• _How to complete this task_:
Could you return every record below exactly as it is written?

• _Records to use_:
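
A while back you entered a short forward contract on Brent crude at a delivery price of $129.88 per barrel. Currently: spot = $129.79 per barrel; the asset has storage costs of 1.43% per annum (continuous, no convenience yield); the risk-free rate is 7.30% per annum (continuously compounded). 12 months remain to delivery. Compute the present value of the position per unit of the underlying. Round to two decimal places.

-$10.92 per barrel

Current fair forward for the remaining 12 months: F = S·e^((r + u)·T), (r + u) = 0.0730 + 0.0143 = 0.0873
F = 129.79 · e^(0.0873 × 12/12) = 129.79 × 1.091224 = 141.6300
Value of long forward = (F − K)·e^(−rT) = (141.6300 − 129.88) · e^(−0.0730·12/12)
= 11.7500 × 0.929601 = 10.92
Short position value = −(long value) = -$10.92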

• _Answer for this exercise_:
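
A while back you entered a short forward contract on Brent crude at a delivery price of $129.88 per barrel. Currently: spot = $129.79 per barrel; the asset has storage costs of 1.43% per annum (continuous, no convenience yield); the risk-free rate is 7.30% per annum (continuously compounded). 12 months remain to delivery. Compute the present value of the position per unit of the underlying. Round to two decimal places.

-$10.92 per barrel

Current fair forward for the remaining 12 months: F = S·e^((r + u)·T), (r + u) = 0.0730 + 0.0143 = 0.0873
F = 129.79 · e^(0.0873 × 12/12) = 129.79 × 1.091224 = 141.6300
Value of long forward = (F − K)·e^(−rT) = (141.6300 − 129.88) · e^(−0.0730·12/12)
= 11.7500 × 0.929601 = 10.92
Short position value = −(long value) = -$10.92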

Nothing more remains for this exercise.